> **Problem details**: Replicate the data exactly, every line included.

> **Dataset entries**:
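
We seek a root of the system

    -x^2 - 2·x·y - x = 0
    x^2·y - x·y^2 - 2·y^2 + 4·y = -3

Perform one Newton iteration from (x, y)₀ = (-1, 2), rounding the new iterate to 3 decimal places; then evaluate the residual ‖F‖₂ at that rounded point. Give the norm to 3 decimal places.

At (-1, 2): F = (4.000, 9.000).
Jacobian J = [[-2·x - 2·y - 1, -2·x], [2·x·y - y^2, x^2 - 2·x·y - 4·y + 4]].
At the point, J = [[-3.000, 2.000], [-8.000, 1.000]] (det J = 13.000).
Solving J·Δ = −F gives Δ = (1.077, -0.385).
Then the next iterate is (x, y)₁ = (0.077, 1.615).
Re-evaluating at (0.077, 1.615): F = (-0.33164, 4.05229), so ‖F‖₂ = 4.066.

4.066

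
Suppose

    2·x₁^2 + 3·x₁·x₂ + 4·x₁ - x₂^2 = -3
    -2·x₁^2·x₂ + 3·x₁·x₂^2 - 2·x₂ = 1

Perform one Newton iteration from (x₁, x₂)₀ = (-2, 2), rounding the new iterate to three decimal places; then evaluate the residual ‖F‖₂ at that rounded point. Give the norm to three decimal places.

At (-2, 2): F = (-13.000, -45.000).
Jacobian J = [[4·x₁ + 3·x₂ + 4, 3·x₁ - 2·x₂], [-4·x₁·x₂ + 3·x₂^2, -2·x₁^2 + 6·x₁·x₂ - 2]].
At the point, J = [[2.000, -10.000], [28.000, -34.000]] (det J = 212.000).
Solving J·Δ = −F gives Δ = (0.038, -1.292).
Then the next iterate is (x₁, x₂)₁ = (-1.962, 0.708).
Re-evaluating at (-1.962, 0.708): F = (-1.81766, -10.81725), so ‖F‖₂ = 10.969.

10.969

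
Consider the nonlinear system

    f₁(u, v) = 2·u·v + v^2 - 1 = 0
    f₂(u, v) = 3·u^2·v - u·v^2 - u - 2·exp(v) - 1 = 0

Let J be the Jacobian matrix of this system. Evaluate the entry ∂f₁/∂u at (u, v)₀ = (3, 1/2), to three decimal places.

∂f₁/∂u = 2·v.
At (3, 1/2) this is 1.000.

1.000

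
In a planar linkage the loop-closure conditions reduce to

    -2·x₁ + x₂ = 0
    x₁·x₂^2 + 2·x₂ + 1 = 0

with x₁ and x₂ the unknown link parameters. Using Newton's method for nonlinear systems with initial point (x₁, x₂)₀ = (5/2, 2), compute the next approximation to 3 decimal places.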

> **Task solution**:
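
We seek a root of the system

    -x^2 - 2·x·y - x = 0
    x^2·y - x·y^2 - 2·y^2 + 4·y = -3

Perform one Newton iteration from (x, y)₀ = (-1, 2), rounding the new iterate to 3 decimal places; then evaluate the residual ‖F‖₂ at that rounded point. Give the norm to 3 decimal places.

At (-1, 2): F = (4.000, 9.000).
Jacobian J = [[-2·x - 2·y - 1, -2·x], [2·x·y - y^2, x^2 - 2·x·y - 4·y + 4]].
At the point, J = [[-3.000, 2.000], [-8.000, 1.000]] (det J = 13.000).
Solving J·Δ = −F gives Δ = (1.077, -0.385).
Then the next iterate is (x, y)₁ = (0.077, 1.615).
Re-evaluating at (0.077, 1.615): F = (-0.33164, 4.05229), so ‖F‖₂ = 4.066.

4.066

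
Suppose

    2·x₁^2 + 3·x₁·x₂ + 4·x₁ - x₂^2 = -3
    -2·x₁^2·x₂ + 3·x₁·x₂^2 - 2·x₂ = 1

Perform one Newton iteration from (x₁, x₂)₀ = (-2, 2), rounding the new iterate to three decimal places; then evaluate the residual ‖F‖₂ at that rounded point. Give the norm to three decimal places.

At (-2, 2): F = (-13.000, -45.000).
Jacobian J = [[4·x₁ + 3·x₂ + 4, 3·x₁ - 2·x₂], [-4·x₁·x₂ + 3·x₂^2, -2·x₁^2 + 6·x₁·x₂ - 2]].
At the point, J = [[2.000, -10.000], [28.000, -34.000]] (det J = 212.000).
Solving J·Δ = −F gives Δ = (0.038, -1.292).
Then the next iterate is (x₁, x₂)₁ = (-1.962, 0.708).
Re-evaluating at (-1.962, 0.708): F = (-1.81766, -10.81725), so ‖F‖₂ = 10.969.

10.969

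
Consider the nonlinear system

    f₁(u, v) = 2·u·v + v^2 - 1 = 0
    f₂(u, v) = 3·u^2·v - u·v^2 - u - 2·exp(v) - 1 = 0

Let J be the Jacobian matrix of this system. Evaluate the entry ∂f₁/∂u at (u, v)₀ = (3, 1/2), to three decimal places.

∂f₁/∂u = 2·v.
At (3, 1/2) this is 1.000.

1.000

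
In a planar linkage the loop-closure conditions reduce to

    -2·x₁ + x₂ = 0
    x₁·x₂^2 + 2·x₂ + 1 = 0

with x₁ and x₂ the unknown link parameters. Using Newton's method for nonlinear systems with initial point (x₁, x₂)₀ = (5/2, 2), compute the next approximation to 3 decimal places.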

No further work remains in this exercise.